- **Activity**: Write out each entry word for word.

- **Provided entries**:
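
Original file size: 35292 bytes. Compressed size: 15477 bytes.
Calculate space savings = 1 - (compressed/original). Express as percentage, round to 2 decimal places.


ratio = compressed/original = 15477/35292 = 0.438541
savings = 1 - ratio = 1 - 0.438541 = 0.561459
as a percentage: 0.561459 * 100 = 56.15%

Space savings = 1 - 15477/35292 = 56.15%


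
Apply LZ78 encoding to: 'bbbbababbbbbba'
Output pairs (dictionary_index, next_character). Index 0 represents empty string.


LZ78 encoding steps:
Dictionary: {0: ''}
Step 1: w='' (idx 0), next='b' -> output (0, 'b'), add 'b' as idx 1
Step 2: w='b' (idx 1), next='b' -> output (1, 'b'), add 'bb' as idx 2
Step 3: w='b' (idx 1), next='a' -> output (1, 'a'), add 'ba' as idx 3
Step 4: w='ba' (idx 3), next='b' -> output (3, 'b'), add 'bab' as idx 4
Step 5: w='bb' (idx 2), next='b' -> output (2, 'b'), add 'bbb' as idx 5
Step 6: w='bb' (idx 2), next='a' -> output (2, 'a'), add 'bba' as idx 6


Encoded: [(0, 'b'), (1, 'b'), (1, 'a'), (3, 'b'), (2, 'b'), (2, 'a')]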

- **Solution to this problem**:
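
Original file size: 35292 bytes. Compressed size: 15477 bytes.
Calculate space savings = 1 - (compressed/original). Express as percentage, round to 2 decimal places.


ratio = compressed/original = 15477/35292 = 0.438541
savings = 1 - ratio = 1 - 0.438541 = 0.561459
as a percentage: 0.561459 * 100 = 56.15%

Space savings = 1 - 15477/35292 = 56.15%


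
Apply LZ78 encoding to: 'bbbbababbbbbba'
Output pairs (dictionary_index, next_character). Index 0 represents empty string.


LZ78 encoding steps:
Dictionary: {0: ''}
Step 1: w='' (idx 0), next='b' -> output (0, 'b'), add 'b' as idx 1
Step 2: w='b' (idx 1), next='b' -> output (1, 'b'), add 'bb' as idx 2
Step 3: w='b' (idx 1), next='a' -> output (1, 'a'), add 'ba' as idx 3
Step 4: w='ba' (idx 3), next='b' -> output (3, 'b'), add 'bab' as idx 4
Step 5: w='bb' (idx 2), next='b' -> output (2, 'b'), add 'bbb' as idx 5
Step 6: w='bb' (idx 2), next='a' -> output (2, 'a'), add 'bba' as idx 6


Encoded: [(0, 'b'), (1, 'b'), (1, 'a'), (3, 'b'), (2, 'b'), (2, 'a')]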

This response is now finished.